### Description of the task
Output must match the data below exactly from its first line through the line that contains "Orientation: E lies", with no other line.

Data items
========================
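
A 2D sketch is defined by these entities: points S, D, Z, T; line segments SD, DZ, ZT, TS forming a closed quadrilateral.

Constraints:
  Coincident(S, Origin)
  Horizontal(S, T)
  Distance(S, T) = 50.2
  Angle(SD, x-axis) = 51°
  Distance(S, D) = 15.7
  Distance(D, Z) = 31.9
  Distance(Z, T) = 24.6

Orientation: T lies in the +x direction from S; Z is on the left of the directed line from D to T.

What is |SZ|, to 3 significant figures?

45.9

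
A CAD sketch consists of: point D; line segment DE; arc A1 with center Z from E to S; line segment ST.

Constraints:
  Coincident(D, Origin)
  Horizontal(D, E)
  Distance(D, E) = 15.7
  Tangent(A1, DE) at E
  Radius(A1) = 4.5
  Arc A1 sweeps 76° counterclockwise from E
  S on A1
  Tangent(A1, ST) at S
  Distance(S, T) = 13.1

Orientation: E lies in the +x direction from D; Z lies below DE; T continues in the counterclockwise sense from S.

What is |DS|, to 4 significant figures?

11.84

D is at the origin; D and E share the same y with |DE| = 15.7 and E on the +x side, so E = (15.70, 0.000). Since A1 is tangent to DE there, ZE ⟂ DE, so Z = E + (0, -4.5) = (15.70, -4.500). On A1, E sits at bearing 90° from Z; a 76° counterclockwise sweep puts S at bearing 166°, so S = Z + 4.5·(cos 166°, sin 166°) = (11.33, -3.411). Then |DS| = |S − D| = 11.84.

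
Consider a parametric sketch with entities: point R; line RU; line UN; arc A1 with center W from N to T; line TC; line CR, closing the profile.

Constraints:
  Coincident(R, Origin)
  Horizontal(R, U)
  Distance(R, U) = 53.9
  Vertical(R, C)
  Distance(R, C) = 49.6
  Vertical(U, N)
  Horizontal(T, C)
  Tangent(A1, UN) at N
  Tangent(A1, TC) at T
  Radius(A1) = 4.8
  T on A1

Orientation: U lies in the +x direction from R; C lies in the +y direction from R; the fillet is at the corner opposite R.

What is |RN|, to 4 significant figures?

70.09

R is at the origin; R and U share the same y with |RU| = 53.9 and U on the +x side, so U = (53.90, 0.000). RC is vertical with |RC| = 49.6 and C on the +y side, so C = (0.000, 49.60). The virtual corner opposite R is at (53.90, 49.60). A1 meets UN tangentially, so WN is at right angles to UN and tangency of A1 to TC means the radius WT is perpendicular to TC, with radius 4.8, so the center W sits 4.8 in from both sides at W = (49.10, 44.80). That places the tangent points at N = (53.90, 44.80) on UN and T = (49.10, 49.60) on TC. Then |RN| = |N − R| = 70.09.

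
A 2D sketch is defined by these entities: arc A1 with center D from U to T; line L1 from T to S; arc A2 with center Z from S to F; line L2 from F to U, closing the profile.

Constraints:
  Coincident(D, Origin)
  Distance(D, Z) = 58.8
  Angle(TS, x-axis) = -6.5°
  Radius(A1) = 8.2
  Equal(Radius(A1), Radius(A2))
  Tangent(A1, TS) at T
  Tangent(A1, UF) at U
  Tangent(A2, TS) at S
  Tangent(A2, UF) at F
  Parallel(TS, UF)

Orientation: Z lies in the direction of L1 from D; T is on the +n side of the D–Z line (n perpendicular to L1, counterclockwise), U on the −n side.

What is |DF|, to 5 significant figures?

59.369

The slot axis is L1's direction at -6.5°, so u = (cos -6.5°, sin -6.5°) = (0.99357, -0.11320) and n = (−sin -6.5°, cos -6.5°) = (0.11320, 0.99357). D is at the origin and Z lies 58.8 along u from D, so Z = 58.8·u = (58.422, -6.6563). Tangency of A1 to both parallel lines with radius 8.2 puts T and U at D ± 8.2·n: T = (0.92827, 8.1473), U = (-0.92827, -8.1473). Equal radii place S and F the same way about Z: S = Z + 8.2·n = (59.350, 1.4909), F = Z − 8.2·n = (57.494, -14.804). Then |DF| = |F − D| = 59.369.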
========================
### Exercise answer
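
A 2D sketch is defined by these entities: points S, D, Z, T; line segments SD, DZ, ZT, TS forming a closed quadrilateral.

Constraints:
  Coincident(S, Origin)
  Horizontal(S, T)
  Distance(S, T) = 50.2
  Angle(SD, x-axis) = 51°
  Distance(S, D) = 15.7
  Distance(D, Z) = 31.9
  Distance(Z, T) = 24.6

Orientation: T lies in the +x direction from S; Z is on the left of the directed line from D to T.

What is |SZ|, to 3 significant figures?

45.9

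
A CAD sketch consists of: point D; line segment DE; arc A1 with center Z from E to S; line segment ST.

Constraints:
  Coincident(D, Origin)
  Horizontal(D, E)
  Distance(D, E) = 15.7
  Tangent(A1, DE) at E
  Radius(A1) = 4.5
  Arc A1 sweeps 76° counterclockwise from E
  S on A1
  Tangent(A1, ST) at S
  Distance(S, T) = 13.1

Orientation: E lies in the +x direction from D; Z lies below DE; T continues in the counterclockwise sense from S.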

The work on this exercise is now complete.